* [PROBLEM]:
Return the full listing, so that each line matches the original exactly.

* [EXERCISE DATA]:

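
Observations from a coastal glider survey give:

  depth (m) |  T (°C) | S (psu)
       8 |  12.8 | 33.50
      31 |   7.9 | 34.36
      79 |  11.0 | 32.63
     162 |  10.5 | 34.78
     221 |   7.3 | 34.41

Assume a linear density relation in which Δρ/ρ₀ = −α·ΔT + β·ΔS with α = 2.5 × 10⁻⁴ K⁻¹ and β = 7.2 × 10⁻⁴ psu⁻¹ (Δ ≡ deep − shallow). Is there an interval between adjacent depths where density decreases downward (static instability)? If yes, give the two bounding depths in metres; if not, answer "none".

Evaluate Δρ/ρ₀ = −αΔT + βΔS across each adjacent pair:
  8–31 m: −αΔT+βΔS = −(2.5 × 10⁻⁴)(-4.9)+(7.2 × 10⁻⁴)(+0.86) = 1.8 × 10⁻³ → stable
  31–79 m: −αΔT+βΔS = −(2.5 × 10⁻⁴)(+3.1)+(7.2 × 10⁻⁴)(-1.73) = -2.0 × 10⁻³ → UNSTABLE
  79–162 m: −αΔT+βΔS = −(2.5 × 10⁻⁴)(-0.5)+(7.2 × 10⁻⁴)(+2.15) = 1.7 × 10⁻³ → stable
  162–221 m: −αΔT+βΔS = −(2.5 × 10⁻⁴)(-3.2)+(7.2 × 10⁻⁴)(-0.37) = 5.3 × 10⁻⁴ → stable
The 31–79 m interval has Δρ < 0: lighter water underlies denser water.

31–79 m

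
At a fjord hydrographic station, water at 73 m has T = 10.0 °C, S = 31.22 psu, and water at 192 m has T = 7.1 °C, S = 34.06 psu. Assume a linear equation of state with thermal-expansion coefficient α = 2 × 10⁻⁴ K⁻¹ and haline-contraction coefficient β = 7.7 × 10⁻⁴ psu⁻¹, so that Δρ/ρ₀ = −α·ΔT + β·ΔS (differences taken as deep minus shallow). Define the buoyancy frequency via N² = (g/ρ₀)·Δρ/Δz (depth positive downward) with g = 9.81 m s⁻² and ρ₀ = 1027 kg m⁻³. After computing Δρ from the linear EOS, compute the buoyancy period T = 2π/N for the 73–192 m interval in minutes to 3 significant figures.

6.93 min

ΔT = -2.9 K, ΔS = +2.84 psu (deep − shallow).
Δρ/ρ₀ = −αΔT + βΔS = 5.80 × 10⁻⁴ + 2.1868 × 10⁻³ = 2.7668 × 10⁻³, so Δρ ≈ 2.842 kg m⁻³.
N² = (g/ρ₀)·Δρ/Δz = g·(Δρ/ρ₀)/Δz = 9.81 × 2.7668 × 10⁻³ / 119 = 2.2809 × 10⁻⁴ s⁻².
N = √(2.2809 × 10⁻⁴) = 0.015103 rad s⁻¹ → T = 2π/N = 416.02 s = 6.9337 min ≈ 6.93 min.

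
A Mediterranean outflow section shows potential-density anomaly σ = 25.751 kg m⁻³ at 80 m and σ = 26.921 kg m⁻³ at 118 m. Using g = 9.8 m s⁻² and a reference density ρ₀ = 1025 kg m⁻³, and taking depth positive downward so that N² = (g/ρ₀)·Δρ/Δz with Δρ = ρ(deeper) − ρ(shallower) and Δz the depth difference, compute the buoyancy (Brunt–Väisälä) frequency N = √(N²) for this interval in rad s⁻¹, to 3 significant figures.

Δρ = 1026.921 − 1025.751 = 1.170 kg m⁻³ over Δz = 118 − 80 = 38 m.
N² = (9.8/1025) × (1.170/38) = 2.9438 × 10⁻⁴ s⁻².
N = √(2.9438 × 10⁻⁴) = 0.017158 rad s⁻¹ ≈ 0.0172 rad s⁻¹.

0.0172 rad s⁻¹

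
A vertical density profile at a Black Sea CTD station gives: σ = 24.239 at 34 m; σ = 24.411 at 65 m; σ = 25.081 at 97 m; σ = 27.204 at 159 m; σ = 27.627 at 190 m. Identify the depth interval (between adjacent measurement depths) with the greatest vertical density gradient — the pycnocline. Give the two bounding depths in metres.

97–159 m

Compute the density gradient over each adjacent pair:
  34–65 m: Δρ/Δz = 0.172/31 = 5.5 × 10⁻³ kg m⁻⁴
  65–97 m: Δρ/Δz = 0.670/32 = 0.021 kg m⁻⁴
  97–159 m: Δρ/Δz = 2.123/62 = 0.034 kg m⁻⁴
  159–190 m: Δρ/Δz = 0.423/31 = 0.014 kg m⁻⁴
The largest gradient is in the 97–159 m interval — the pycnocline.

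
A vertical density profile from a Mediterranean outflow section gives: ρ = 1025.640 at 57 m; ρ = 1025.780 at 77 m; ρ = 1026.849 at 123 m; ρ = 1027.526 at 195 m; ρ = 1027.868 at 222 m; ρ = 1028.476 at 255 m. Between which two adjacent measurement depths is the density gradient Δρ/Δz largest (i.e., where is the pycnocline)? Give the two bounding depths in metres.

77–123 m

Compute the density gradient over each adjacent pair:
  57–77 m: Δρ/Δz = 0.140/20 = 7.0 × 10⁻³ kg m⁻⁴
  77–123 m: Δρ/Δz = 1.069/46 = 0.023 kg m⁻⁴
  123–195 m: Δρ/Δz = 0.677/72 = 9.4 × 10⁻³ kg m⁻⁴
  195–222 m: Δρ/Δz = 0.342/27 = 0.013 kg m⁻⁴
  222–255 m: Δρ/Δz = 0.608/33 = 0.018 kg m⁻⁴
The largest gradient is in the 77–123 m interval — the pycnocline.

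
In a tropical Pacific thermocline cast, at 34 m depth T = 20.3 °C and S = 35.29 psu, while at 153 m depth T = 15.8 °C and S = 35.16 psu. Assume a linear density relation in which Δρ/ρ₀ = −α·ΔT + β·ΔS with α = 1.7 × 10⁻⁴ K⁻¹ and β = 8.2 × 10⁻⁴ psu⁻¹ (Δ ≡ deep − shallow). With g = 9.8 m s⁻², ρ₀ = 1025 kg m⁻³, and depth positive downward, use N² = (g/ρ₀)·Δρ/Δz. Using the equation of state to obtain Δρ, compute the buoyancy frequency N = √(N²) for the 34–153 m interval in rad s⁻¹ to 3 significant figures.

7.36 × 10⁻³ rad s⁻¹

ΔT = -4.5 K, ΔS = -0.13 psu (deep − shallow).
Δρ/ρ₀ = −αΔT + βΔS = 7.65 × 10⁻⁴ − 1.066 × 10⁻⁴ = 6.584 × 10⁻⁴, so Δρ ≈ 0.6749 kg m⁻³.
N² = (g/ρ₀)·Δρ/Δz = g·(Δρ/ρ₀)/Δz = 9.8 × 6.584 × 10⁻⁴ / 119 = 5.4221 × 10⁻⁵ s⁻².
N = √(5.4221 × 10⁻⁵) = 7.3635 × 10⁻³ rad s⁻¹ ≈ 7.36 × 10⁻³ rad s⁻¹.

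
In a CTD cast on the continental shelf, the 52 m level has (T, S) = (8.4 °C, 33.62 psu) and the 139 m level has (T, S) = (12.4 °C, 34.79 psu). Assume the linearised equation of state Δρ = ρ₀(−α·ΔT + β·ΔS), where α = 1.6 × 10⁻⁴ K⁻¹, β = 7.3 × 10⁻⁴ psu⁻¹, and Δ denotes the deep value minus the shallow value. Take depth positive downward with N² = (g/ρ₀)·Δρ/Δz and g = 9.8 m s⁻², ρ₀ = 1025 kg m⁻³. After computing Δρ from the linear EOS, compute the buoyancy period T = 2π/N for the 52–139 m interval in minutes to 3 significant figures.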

* [RESPONSE]:
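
Observations from a coastal glider survey give:

  depth (m) |  T (°C) | S (psu)
       8 |  12.8 | 33.50
      31 |   7.9 | 34.36
      79 |  11.0 | 32.63
     162 |  10.5 | 34.78
     221 |   7.3 | 34.41

Assume a linear density relation in which Δρ/ρ₀ = −α·ΔT + β·ΔS with α = 2.5 × 10⁻⁴ K⁻¹ and β = 7.2 × 10⁻⁴ psu⁻¹ (Δ ≡ deep − shallow). Is there an interval between adjacent depths where density decreases downward (static instability)? If yes, give the two bounding depths in metres; if not, answer "none".

Evaluate Δρ/ρ₀ = −αΔT + βΔS across each adjacent pair:
  8–31 m: −αΔT+βΔS = −(2.5 × 10⁻⁴)(-4.9)+(7.2 × 10⁻⁴)(+0.86) = 1.8 × 10⁻³ → stable
  31–79 m: −αΔT+βΔS = −(2.5 × 10⁻⁴)(+3.1)+(7.2 × 10⁻⁴)(-1.73) = -2.0 × 10⁻³ → UNSTABLE
  79–162 m: −αΔT+βΔS = −(2.5 × 10⁻⁴)(-0.5)+(7.2 × 10⁻⁴)(+2.15) = 1.7 × 10⁻³ → stable
  162–221 m: −αΔT+βΔS = −(2.5 × 10⁻⁴)(-3.2)+(7.2 × 10⁻⁴)(-0.37) = 5.3 × 10⁻⁴ → stable
The 31–79 m interval has Δρ < 0: lighter water underlies denser water.

31–79 m

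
At a fjord hydrographic station, water at 73 m has T = 10.0 °C, S = 31.22 psu, and water at 192 m has T = 7.1 °C, S = 34.06 psu. Assume a linear equation of state with thermal-expansion coefficient α = 2 × 10⁻⁴ K⁻¹ and haline-contraction coefficient β = 7.7 × 10⁻⁴ psu⁻¹, so that Δρ/ρ₀ = −α·ΔT + β·ΔS (differences taken as deep minus shallow). Define the buoyancy frequency via N² = (g/ρ₀)·Δρ/Δz (depth positive downward) with g = 9.81 m s⁻² and ρ₀ = 1027 kg m⁻³. After computing Δρ from the linear EOS, compute the buoyancy period T = 2π/N for the 73–192 m interval in minutes to 3 significant figures.

6.93 min

ΔT = -2.9 K, ΔS = +2.84 psu (deep − shallow).
Δρ/ρ₀ = −αΔT + βΔS = 5.80 × 10⁻⁴ + 2.1868 × 10⁻³ = 2.7668 × 10⁻³, so Δρ ≈ 2.842 kg m⁻³.
N² = (g/ρ₀)·Δρ/Δz = g·(Δρ/ρ₀)/Δz = 9.81 × 2.7668 × 10⁻³ / 119 = 2.2809 × 10⁻⁴ s⁻².
N = √(2.2809 × 10⁻⁴) = 0.015103 rad s⁻¹ → T = 2π/N = 416.02 s = 6.9337 min ≈ 6.93 min.

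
A Mediterranean outflow section shows potential-density anomaly σ = 25.751 kg m⁻³ at 80 m and σ = 26.921 kg m⁻³ at 118 m. Using g = 9.8 m s⁻² and a reference density ρ₀ = 1025 kg m⁻³, and taking depth positive downward so that N² = (g/ρ₀)·Δρ/Δz with Δρ = ρ(deeper) − ρ(shallower) and Δz the depth difference, compute the buoyancy (Brunt–Väisälä) frequency N = √(N²) for this interval in rad s⁻¹, to 3 significant figures.

Δρ = 1026.921 − 1025.751 = 1.170 kg m⁻³ over Δz = 118 − 80 = 38 m.
N² = (9.8/1025) × (1.170/38) = 2.9438 × 10⁻⁴ s⁻².
N = √(2.9438 × 10⁻⁴) = 0.017158 rad s⁻¹ ≈ 0.0172 rad s⁻¹.

0.0172 rad s⁻¹

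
A vertical density profile at a Black Sea CTD station gives: σ = 24.239 at 34 m; σ = 24.411 at 65 m; σ = 25.081 at 97 m; σ = 27.204 at 159 m; σ = 27.627 at 190 m. Identify the depth interval (between adjacent measurement depths) with the greatest vertical density gradient — the pycnocline. Give the two bounding depths in metres.

97–159 m

Compute the density gradient over each adjacent pair:
  34–65 m: Δρ/Δz = 0.172/31 = 5.5 × 10⁻³ kg m⁻⁴
  65–97 m: Δρ/Δz = 0.670/32 = 0.021 kg m⁻⁴
  97–159 m: Δρ/Δz = 2.123/62 = 0.034 kg m⁻⁴
  159–190 m: Δρ/Δz = 0.423/31 = 0.014 kg m⁻⁴
The largest gradient is in the 97–159 m interval — the pycnocline.

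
A vertical density profile from a Mediterranean outflow section gives: ρ = 1025.640 at 57 m; ρ = 1025.780 at 77 m; ρ = 1026.849 at 123 m; ρ = 1027.526 at 195 m; ρ = 1027.868 at 222 m; ρ = 1028.476 at 255 m. Between which two adjacent measurement depths is the density gradient Δρ/Δz largest (i.e., where is the pycnocline)? Give the two bounding depths in metres.

77–123 m

Compute the density gradient over each adjacent pair:
  57–77 m: Δρ/Δz = 0.140/20 = 7.0 × 10⁻³ kg m⁻⁴
  77–123 m: Δρ/Δz = 1.069/46 = 0.023 kg m⁻⁴
  123–195 m: Δρ/Δz = 0.677/72 = 9.4 × 10⁻³ kg m⁻⁴
  195–222 m: Δρ/Δz = 0.342/27 = 0.013 kg m⁻⁴
  222–255 m: Δρ/Δz = 0.608/33 = 0.018 kg m⁻⁴
The largest gradient is in the 77–123 m interval — the pycnocline.

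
In a tropical Pacific thermocline cast, at 34 m depth T = 20.3 °C and S = 35.29 psu, while at 153 m depth T = 15.8 °C and S = 35.16 psu. Assume a linear density relation in which Δρ/ρ₀ = −α·ΔT + β·ΔS with α = 1.7 × 10⁻⁴ K⁻¹ and β = 8.2 × 10⁻⁴ psu⁻¹ (Δ ≡ deep − shallow). With g = 9.8 m s⁻², ρ₀ = 1025 kg m⁻³, and depth positive downward, use N² = (g/ρ₀)·Δρ/Δz. Using the equation of state to obtain Δρ, compute the buoyancy frequency N = √(N²) for the 34–153 m interval in rad s⁻¹ to 3 significant figures.

7.36 × 10⁻³ rad s⁻¹

ΔT = -4.5 K, ΔS = -0.13 psu (deep − shallow).
Δρ/ρ₀ = −αΔT + βΔS = 7.65 × 10⁻⁴ − 1.066 × 10⁻⁴ = 6.584 × 10⁻⁴, so Δρ ≈ 0.6749 kg m⁻³.
N² = (g/ρ₀)·Δρ/Δz = g·(Δρ/ρ₀)/Δz = 9.8 × 6.584 × 10⁻⁴ / 119 = 5.4221 × 10⁻⁵ s⁻².
N = √(5.4221 × 10⁻⁵) = 7.3635 × 10⁻³ rad s⁻¹ ≈ 7.36 × 10⁻³ rad s⁻¹.

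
In a CTD cast on the continental shelf, the 52 m level has (T, S) = (8.4 °C, 33.62 psu) and the 139 m level has (T, S) = (12.4 °C, 34.79 psu). Assume the linearised equation of state Δρ = ρ₀(−α·ΔT + β·ΔS), where α = 1.6 × 10⁻⁴ K⁻¹, β = 7.3 × 10⁻⁴ psu⁻¹, and Δ denotes the deep value minus the shallow value. Take depth positive downward with N² = (g/ρ₀)·Δρ/Δz and g = 9.8 m s⁻², ρ₀ = 1025 kg m⁻³. After computing Δρ from the linear EOS, compute the buoyancy period T = 2π/N for the 52–139 m interval in minutes to 3 significant figures.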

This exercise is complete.